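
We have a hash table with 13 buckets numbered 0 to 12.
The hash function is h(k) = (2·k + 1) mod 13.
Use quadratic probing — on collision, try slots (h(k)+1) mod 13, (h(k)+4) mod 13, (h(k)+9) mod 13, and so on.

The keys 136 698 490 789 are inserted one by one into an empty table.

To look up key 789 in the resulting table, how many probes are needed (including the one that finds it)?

3

136: h=0 => slot 0
698: h=6 => slot 6
490: h=6, probe 6,7 => slot 7
789: h=6, probe 6,7,10 => slot 10
Table: [136, —, —, —, —, —, 698, 490, —, —, 789, —, —]
Lookup 789: h=6, probe 6,7,10 → found at 10.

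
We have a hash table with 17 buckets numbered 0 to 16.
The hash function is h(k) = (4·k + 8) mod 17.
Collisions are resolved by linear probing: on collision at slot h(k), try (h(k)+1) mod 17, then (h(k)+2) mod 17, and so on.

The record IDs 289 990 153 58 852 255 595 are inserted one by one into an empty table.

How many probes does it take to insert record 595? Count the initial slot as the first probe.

289: h=8 => slot 8
990: h=7 => slot 7
153: h=8, probe 8,9 => slot 9
58: h=2 => slot 2
852: h=16 => slot 16
255: h=8, probe 8,9,10 => slot 10
595: h=8, probe 8,9,10,11 => slot 11
Table: [∅, ∅, 58, ∅, ∅, ∅, ∅, 990, 289, 153, 255, 595, ∅, ∅, ∅, ∅, 852]

4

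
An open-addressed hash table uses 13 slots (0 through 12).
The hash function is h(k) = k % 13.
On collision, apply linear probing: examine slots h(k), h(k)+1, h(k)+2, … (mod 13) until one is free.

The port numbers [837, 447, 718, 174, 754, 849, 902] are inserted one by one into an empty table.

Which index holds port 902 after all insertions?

Insert 837: h=5, slot 5 empty => index 5.
Insert 447: h=5, slot 5 occupied => index 6.
Insert 718: h=3, slot 3 empty => index 3.
Insert 174: h=5, slots 5,6 occupied => index 7.
Insert 754: h=0, slot 0 empty => index 0.
Insert 849: h=4, slot 4 empty => index 4.
Insert 902: h=5, slots 5,6,7 occupied => index 8.
Table: [754, ., ., 718, 849, 837, 447, 174, 902, ., ., ., .]

8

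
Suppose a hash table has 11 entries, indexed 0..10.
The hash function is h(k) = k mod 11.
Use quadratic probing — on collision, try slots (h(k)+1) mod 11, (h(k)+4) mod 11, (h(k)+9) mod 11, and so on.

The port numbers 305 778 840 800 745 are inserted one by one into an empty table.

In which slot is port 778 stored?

Insert 305: h=8, slot 8 empty => index 8.
Insert 778: h=8, slot 8 occupied => index 9.
Insert 840: h=4, slot 4 empty => index 4.
Insert 800: h=8, slots 8,9 occupied => index 1.
Insert 745: h=8, slots 8,9,1 occupied => index 6.
Table: [_, 800, _, _, 840, _, 745, _, 305, 778, _]

9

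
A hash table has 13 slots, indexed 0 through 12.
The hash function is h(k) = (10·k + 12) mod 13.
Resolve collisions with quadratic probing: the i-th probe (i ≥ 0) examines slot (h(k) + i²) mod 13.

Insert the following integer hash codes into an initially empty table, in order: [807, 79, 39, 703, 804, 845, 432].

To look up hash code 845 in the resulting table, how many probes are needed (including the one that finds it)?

Insert 807: h=9, slot 9 empty -> index 9.
Insert 79: h=9, slot 9 occupied -> index 10.
Insert 39: h=12, slot 12 empty -> index 12.
Insert 703: h=9, slots 9,10 occupied -> index 0.
Insert 804: h=5, slot 5 empty -> index 5.
Insert 845: h=12, slots 12,0 occupied -> index 3.
Insert 432: h=3, slot 3 occupied -> index 4.
Table: [703, ., ., 845, 432, 804, ., ., ., 807, 79, ., 39]
Lookup 845: h=12, probe 12,0,3 → found at 3.

3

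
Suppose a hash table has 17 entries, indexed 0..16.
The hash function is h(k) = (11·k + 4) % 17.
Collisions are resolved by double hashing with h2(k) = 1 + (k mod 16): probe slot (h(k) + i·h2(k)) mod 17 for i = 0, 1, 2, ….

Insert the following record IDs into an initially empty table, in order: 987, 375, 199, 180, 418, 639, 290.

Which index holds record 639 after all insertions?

987: h=15 → slot 15
375: h=15, h2=8, probe 15,6 → slot 6
199: h=0 → slot 0
180: h=12 → slot 12
418: h=12, h2=3, probe 12,15,1 → slot 1
639: h=12, h2=16, probe 12,11 → slot 11
290: h=15, h2=3, probe 15,1,4 → slot 4
Table: [199, 418, _, _, 290, _, 375, _, _, _, _, 639, 180, _, _, 987, _]

11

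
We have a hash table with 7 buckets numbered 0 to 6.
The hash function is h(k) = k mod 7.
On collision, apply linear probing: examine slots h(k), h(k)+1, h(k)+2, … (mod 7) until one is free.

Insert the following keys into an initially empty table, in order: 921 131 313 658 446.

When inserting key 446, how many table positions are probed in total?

4

Insert 921: h=4, slot 4 empty -> index 4.
Insert 131: h=5, slot 5 empty -> index 5.
Insert 313: h=5, slot 5 occupied -> index 6.
Insert 658: h=0, slot 0 empty -> index 0.
Insert 446: h=5, slots 5,6,0 occupied -> index 1.
Table: [658, 446, ., ., 921, 131, 313]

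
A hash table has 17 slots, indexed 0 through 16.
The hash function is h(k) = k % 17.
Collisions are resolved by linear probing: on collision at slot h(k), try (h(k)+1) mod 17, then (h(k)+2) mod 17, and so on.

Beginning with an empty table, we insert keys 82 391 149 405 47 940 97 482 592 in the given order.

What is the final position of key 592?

1

Insert 82: h=14, slot 14 empty => index 14.
Insert 391: h=0, slot 0 empty => index 0.
Insert 149: h=13, slot 13 empty => index 13.
Insert 405: h=14, slot 14 occupied => index 15.
Insert 47: h=13, slots 13,14,15 occupied => index 16.
Insert 940: h=5, slot 5 empty => index 5.
Insert 97: h=12, slot 12 empty => index 12.
Insert 482: h=6, slot 6 empty => index 6.
Insert 592: h=14, slots 14,15,16,0 occupied => index 1.
Table: [391, 592, ∅, ∅, ∅, 940, 482, ∅, ∅, ∅, ∅, ∅, 97, 149, 82, 405, 47]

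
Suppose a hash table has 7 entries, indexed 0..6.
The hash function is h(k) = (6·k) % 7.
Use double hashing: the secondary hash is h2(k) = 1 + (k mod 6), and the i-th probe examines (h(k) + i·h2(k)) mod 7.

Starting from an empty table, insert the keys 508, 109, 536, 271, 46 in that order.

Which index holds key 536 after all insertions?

508 hashes to 3; slot 3 is free => place at 3.
109 hashes to 3, h2=2; 3 taken => place at 5.
536 hashes to 3, h2=3; 3 taken => place at 6.
271 hashes to 2; slot 2 is free => place at 2.
46 hashes to 3, h2=5; 3 taken => place at 1.
Table: [—, 46, 271, 508, —, 109, 536]

6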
==================================================
Your goal - Above are some records; copy exactly the lines from the one with "The record IDs" through the one with "The hash function is h(k) = (10·k", both included, and no others.

Response below -
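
The record IDs 289 990 153 58 852 255 595 are inserted one by one into an empty table.

How many probes does it take to insert record 595? Count the initial slot as the first probe.

289: h=8 => slot 8
990: h=7 => slot 7
153: h=8, probe 8,9 => slot 9
58: h=2 => slot 2
852: h=16 => slot 16
255: h=8, probe 8,9,10 => slot 10
595: h=8, probe 8,9,10,11 => slot 11
Table: [∅, ∅, 58, ∅, ∅, ∅, ∅, 990, 289, 153, 255, 595, ∅, ∅, ∅, ∅, 852]

4

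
An open-addressed hash table uses 13 slots (0 through 12).
The hash function is h(k) = k % 13.
On collision, apply linear probing: examine slots h(k), h(k)+1, h(k)+2, … (mod 13) until one is free.

The port numbers [837, 447, 718, 174, 754, 849, 902] are inserted one by one into an empty table.

Which index holds port 902 after all insertions?

Insert 837: h=5, slot 5 empty => index 5.
Insert 447: h=5, slot 5 occupied => index 6.
Insert 718: h=3, slot 3 empty => index 3.
Insert 174: h=5, slots 5,6 occupied => index 7.
Insert 754: h=0, slot 0 empty => index 0.
Insert 849: h=4, slot 4 empty => index 4.
Insert 902: h=5, slots 5,6,7 occupied => index 8.
Table: [754, ., ., 718, 849, 837, 447, 174, 902, ., ., ., .]

8

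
Suppose a hash table has 11 entries, indexed 0..10.
The hash function is h(k) = k mod 11.
Use quadratic probing — on collision, try slots (h(k)+1) mod 11, (h(k)+4) mod 11, (h(k)+9) mod 11, and so on.

The port numbers 305 778 840 800 745 are inserted one by one into an empty table.

In which slot is port 778 stored?

Insert 305: h=8, slot 8 empty => index 8.
Insert 778: h=8, slot 8 occupied => index 9.
Insert 840: h=4, slot 4 empty => index 4.
Insert 800: h=8, slots 8,9 occupied => index 1.
Insert 745: h=8, slots 8,9,1 occupied => index 6.
Table: [_, 800, _, _, 840, _, 745, _, 305, 778, _]

9

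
A hash table has 13 slots, indexed 0 through 12.
The hash function is h(k) = (10·k + 12) mod 13.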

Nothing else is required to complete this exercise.